WHAT THE TASK REQUIRES
With nothing added or dropped, output every record below exactly.

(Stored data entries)

+++

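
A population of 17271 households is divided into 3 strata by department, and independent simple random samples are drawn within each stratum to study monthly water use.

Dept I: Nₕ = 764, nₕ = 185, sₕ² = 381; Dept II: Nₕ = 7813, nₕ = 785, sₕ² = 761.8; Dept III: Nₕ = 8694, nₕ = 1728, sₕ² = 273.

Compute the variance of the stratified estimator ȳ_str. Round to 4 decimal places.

Var(ȳ_str) = Σₕ Wₕ²(1 − fₕ)sₕ²/nₕ with Wₕ = Nₕ/N, N = 17271.
Dept I: Wₕ = 0.04423600; term = 0.04423600²·(1 − 0.24214660)·381/185 = 0.0030541489.
Dept II: Wₕ = 0.45237682; term = 0.45237682²·(1 − 0.10047357)·761.8/785 = 0.17864297.
Dept III: Wₕ = 0.50338718; term = 0.50338718²·(1 − 0.19875776)·273/1728 = 0.032076505.
Sum = 0.21377362.

0.2138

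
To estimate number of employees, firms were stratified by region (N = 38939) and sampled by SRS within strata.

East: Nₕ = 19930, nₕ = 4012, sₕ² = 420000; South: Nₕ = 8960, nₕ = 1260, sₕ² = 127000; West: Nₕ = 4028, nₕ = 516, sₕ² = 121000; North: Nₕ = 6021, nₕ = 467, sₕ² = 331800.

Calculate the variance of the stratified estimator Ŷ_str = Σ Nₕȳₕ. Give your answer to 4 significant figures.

6.724 × 10^10

Var(Ŷ_str) = Σₕ Nₕ²(1 − fₕ)sₕ²/nₕ.
East: 19930²·(1 − 4012/19930)·420000/4012 = 3.3211169 × 10^10.
South: 8960²·(1 − 1260/8960)·127000/1260 = 6.9539556 × 10^9.
West: 4028²·(1 − 516/4028)·121000/516 = 3.317261 × 10^9.
North: 6021²·(1 − 467/6021)·331800/467 = 2.375932 × 10^10.
Sum = 6.7241706 × 10^10.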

+++

PROBLEM SOLUTION
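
A population of 17271 households is divided into 3 strata by department, and independent simple random samples are drawn within each stratum to study monthly water use.

Dept I: Nₕ = 764, nₕ = 185, sₕ² = 381; Dept II: Nₕ = 7813, nₕ = 785, sₕ² = 761.8; Dept III: Nₕ = 8694, nₕ = 1728, sₕ² = 273.

Compute the variance of the stratified estimator ȳ_str. Round to 4 decimal places.

Var(ȳ_str) = Σₕ Wₕ²(1 − fₕ)sₕ²/nₕ with Wₕ = Nₕ/N, N = 17271.
Dept I: Wₕ = 0.04423600; term = 0.04423600²·(1 − 0.24214660)·381/185 = 0.0030541489.
Dept II: Wₕ = 0.45237682; term = 0.45237682²·(1 − 0.10047357)·761.8/785 = 0.17864297.
Dept III: Wₕ = 0.50338718; term = 0.50338718²·(1 − 0.19875776)·273/1728 = 0.032076505.
Sum = 0.21377362.

0.2138

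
To estimate number of employees, firms were stratified by region (N = 38939) and sampled by SRS within strata.

East: Nₕ = 19930, nₕ = 4012, sₕ² = 420000; South: Nₕ = 8960, nₕ = 1260, sₕ² = 127000; West: Nₕ = 4028, nₕ = 516, sₕ² = 121000; North: Nₕ = 6021, nₕ = 467, sₕ² = 331800.

Calculate the variance of the stratified estimator Ŷ_str = Σ Nₕȳₕ. Give your answer to 4 significant figures.

6.724 × 10^10

Var(Ŷ_str) = Σₕ Nₕ²(1 − fₕ)sₕ²/nₕ.
East: 19930²·(1 − 4012/19930)·420000/4012 = 3.3211169 × 10^10.
South: 8960²·(1 − 1260/8960)·127000/1260 = 6.9539556 × 10^9.
West: 4028²·(1 − 516/4028)·121000/516 = 3.317261 × 10^9.
North: 6021²·(1 − 467/6021)·331800/467 = 2.375932 × 10^10.
Sum = 6.7241706 × 10^10.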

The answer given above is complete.